### [MATERIAL PROVIDED]
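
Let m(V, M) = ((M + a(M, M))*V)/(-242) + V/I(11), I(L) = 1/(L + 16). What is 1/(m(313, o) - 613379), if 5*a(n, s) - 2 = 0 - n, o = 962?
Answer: -11/6665163 ≈ -1.6504e-6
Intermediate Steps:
a(n, s) = ⅖ - n/5 (a(n, s) = ⅖ + (0 - n)/5 = ⅖ + (-n)/5 = ⅖ - n/5)
I(L) = 1/(16 + L)
m(V, M) = 27*V - V*(⅖ + 4*M/5)/242 (m(V, M) = ((M + (⅖ - M/5))*V)/(-242) + V/(1/(16 + 11)) = ((⅖ + 4*M/5)*V)*(-1/242) + V/(1/27) = (V*(⅖ + 4*M/5))*(-1/242) + V/(1/27) = -V*(⅖ + 4*M/5)/242 + V*27 = -V*(⅖ + 4*M/5)/242 + 27*V = 27*V - V*(⅖ + 4*M/5)/242)
1/(m(313, o) - 613379) = 1/((2/605)*313*(8167 - 1*962) - 613379) = 1/((2/605)*313*(8167 - 962) - 613379) = 1/((2/605)*313*7205 - 613379) = 1/(82006/11 - 613379) = 1/(-6665163/11) = -11/6665163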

### [ABOUT THIS EXERCISE]
Repeat all of the entries above exactly.

### [TASK OUTPUT]
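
Let m(V, M) = ((M + a(M, M))*V)/(-242) + V/I(11), I(L) = 1/(L + 16). What is 1/(m(313, o) - 613379), if 5*a(n, s) - 2 = 0 - n, o = 962?
Answer: -11/6665163 ≈ -1.6504e-6
Intermediate Steps:
a(n, s) = ⅖ - n/5 (a(n, s) = ⅖ + (0 - n)/5 = ⅖ + (-n)/5 = ⅖ - n/5)
I(L) = 1/(16 + L)
m(V, M) = 27*V - V*(⅖ + 4*M/5)/242 (m(V, M) = ((M + (⅖ - M/5))*V)/(-242) + V/(1/(16 + 11)) = ((⅖ + 4*M/5)*V)*(-1/242) + V/(1/27) = (V*(⅖ + 4*M/5))*(-1/242) + V/(1/27) = -V*(⅖ + 4*M/5)/242 + V*27 = -V*(⅖ + 4*M/5)/242 + 27*V = 27*V - V*(⅖ + 4*M/5)/242)
1/(m(313, o) - 613379) = 1/((2/605)*313*(8167 - 1*962) - 613379) = 1/((2/605)*313*(8167 - 962) - 613379) = 1/((2/605)*313*7205 - 613379) = 1/(82006/11 - 613379) = 1/(-6665163/11) = -11/6665163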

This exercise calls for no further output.